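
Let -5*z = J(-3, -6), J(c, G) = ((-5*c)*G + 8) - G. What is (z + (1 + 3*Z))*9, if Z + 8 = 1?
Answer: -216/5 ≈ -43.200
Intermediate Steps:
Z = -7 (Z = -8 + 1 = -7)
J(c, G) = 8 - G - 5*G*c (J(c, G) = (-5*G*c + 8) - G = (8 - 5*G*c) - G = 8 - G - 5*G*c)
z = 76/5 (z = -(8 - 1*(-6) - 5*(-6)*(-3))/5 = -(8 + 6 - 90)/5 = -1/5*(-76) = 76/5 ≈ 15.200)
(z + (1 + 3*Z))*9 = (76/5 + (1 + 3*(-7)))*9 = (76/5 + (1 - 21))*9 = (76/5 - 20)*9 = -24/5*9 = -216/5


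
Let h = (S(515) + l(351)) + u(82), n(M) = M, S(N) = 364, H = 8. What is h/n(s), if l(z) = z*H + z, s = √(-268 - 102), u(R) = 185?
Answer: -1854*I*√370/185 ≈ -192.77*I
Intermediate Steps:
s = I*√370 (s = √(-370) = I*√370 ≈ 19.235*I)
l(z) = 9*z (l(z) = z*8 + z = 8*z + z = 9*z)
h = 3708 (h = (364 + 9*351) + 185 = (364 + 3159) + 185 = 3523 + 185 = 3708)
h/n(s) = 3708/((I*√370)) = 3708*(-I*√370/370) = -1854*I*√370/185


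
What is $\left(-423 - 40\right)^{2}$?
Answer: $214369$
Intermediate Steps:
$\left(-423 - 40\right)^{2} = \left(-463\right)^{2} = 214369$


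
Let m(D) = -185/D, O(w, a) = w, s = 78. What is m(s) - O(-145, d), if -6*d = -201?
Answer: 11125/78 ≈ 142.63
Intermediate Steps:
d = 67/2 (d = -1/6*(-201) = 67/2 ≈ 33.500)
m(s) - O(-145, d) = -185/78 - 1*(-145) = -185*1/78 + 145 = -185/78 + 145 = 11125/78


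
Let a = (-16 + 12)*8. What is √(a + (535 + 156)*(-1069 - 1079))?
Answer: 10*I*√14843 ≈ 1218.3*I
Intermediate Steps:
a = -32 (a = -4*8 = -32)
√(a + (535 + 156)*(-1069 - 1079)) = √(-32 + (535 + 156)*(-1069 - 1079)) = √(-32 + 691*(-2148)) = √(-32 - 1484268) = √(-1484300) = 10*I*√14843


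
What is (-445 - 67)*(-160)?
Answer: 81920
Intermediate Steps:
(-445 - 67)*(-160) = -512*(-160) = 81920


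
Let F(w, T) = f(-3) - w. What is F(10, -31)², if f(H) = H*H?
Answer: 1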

---

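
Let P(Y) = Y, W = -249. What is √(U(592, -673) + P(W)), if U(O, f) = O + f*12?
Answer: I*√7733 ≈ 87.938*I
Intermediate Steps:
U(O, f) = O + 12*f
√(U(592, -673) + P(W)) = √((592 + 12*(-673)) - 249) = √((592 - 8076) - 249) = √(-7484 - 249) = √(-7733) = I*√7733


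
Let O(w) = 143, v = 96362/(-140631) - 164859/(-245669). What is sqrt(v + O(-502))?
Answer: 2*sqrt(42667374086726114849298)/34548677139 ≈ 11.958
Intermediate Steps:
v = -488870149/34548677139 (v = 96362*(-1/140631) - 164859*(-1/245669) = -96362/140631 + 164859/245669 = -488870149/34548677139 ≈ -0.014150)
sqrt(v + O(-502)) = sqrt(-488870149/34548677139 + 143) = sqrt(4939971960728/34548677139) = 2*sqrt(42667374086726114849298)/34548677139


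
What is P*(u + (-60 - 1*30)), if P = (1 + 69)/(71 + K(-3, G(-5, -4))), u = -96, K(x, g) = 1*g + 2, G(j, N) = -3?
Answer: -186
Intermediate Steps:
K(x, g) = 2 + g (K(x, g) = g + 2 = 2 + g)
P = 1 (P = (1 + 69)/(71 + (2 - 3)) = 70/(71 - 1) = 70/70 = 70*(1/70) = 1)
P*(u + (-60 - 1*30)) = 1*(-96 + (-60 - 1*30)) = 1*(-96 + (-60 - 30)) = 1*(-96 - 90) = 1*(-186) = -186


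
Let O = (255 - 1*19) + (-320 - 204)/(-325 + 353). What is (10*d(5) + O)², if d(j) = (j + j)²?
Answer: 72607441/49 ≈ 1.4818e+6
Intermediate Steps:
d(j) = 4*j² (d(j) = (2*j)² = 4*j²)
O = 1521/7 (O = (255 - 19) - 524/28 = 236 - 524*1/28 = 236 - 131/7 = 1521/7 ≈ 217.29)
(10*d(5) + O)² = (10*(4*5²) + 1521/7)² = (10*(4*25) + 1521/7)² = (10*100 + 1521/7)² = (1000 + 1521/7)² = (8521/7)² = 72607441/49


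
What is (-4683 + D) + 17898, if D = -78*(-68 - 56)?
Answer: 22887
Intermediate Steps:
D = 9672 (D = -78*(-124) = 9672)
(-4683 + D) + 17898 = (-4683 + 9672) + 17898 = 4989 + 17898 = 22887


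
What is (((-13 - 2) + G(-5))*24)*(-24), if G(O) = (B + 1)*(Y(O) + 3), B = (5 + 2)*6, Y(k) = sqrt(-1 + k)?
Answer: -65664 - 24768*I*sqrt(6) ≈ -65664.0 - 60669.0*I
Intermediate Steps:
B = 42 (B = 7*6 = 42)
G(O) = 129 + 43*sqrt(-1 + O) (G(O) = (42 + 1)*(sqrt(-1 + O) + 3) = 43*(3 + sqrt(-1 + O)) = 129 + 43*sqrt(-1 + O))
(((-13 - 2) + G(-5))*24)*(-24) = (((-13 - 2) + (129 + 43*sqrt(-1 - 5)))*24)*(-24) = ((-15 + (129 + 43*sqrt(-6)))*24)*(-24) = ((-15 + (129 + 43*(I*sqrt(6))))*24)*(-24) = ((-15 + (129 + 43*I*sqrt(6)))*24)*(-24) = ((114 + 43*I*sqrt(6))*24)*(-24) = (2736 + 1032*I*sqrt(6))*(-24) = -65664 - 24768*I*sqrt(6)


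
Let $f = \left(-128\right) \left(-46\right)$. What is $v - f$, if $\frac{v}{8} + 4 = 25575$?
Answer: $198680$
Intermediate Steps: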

--

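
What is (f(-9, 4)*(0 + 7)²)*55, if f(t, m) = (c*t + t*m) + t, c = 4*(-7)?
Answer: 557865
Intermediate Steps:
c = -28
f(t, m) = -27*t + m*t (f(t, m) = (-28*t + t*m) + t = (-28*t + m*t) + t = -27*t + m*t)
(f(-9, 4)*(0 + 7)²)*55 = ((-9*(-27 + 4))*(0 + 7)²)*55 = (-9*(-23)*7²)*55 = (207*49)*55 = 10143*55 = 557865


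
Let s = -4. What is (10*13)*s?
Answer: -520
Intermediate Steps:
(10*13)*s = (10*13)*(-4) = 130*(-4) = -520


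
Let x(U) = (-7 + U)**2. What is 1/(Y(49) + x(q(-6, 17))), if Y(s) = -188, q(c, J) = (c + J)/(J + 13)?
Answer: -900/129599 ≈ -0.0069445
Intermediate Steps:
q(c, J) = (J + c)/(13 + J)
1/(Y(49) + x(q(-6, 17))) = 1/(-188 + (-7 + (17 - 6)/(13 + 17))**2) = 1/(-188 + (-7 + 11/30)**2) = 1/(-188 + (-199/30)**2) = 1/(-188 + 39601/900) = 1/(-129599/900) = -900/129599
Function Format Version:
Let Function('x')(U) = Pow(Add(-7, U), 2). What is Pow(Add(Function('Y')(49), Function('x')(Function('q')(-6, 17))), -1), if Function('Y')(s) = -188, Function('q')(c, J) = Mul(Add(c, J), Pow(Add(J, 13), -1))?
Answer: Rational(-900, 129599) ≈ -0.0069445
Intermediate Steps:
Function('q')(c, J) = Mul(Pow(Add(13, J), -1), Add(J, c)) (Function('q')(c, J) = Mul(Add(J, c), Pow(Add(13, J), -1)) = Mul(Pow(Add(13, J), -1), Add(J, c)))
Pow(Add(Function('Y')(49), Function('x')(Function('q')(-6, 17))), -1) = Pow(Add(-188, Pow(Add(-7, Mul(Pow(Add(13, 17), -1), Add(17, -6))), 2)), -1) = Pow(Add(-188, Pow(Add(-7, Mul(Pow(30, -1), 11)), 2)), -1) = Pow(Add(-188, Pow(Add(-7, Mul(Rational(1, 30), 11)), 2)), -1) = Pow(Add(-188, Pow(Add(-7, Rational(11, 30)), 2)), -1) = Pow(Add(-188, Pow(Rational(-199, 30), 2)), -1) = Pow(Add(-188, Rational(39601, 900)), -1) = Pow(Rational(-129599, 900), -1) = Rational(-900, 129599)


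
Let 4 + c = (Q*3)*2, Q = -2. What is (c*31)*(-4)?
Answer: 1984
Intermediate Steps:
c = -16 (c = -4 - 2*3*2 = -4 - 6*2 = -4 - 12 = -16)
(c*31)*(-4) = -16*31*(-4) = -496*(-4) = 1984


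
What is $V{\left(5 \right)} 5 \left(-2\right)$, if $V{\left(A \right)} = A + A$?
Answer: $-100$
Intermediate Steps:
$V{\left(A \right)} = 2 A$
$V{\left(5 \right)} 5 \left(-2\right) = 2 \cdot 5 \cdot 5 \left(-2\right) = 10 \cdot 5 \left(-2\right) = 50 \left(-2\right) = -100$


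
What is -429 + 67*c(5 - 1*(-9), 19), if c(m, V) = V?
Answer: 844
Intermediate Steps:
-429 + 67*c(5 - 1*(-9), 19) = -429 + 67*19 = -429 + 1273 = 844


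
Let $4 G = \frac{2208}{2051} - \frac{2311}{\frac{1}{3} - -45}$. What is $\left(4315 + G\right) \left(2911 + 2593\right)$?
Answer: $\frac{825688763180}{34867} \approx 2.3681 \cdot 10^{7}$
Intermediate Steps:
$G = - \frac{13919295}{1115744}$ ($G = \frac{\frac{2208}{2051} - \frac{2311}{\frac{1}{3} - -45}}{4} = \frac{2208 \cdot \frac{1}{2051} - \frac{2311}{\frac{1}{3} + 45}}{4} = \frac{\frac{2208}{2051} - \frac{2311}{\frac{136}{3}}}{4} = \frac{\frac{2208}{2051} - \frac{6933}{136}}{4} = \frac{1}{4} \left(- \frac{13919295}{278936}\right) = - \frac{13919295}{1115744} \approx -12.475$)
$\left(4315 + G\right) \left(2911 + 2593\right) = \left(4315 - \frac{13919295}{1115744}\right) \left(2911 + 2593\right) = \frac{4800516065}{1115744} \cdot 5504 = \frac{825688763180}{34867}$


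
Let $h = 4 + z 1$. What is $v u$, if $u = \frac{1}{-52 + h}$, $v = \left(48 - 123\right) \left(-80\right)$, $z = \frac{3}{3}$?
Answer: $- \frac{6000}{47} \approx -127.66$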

■ Task: From the entries above, give again exactly the lines running from the line with "What is (-4683" to the line with "Answer: -65664 - 24768*I*sqrt(6)"; include both of those lines.

■ Final answer:
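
What is (-4683 + D) + 17898, if D = -78*(-68 - 56)?
Answer: 22887
Intermediate Steps:
D = 9672 (D = -78*(-124) = 9672)
(-4683 + D) + 17898 = (-4683 + 9672) + 17898 = 4989 + 17898 = 22887


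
What is (((-13 - 2) + G(-5))*24)*(-24), if G(O) = (B + 1)*(Y(O) + 3), B = (5 + 2)*6, Y(k) = sqrt(-1 + k)?
Answer: -65664 - 24768*I*sqrt(6) ≈ -65664.0 - 60669.0*I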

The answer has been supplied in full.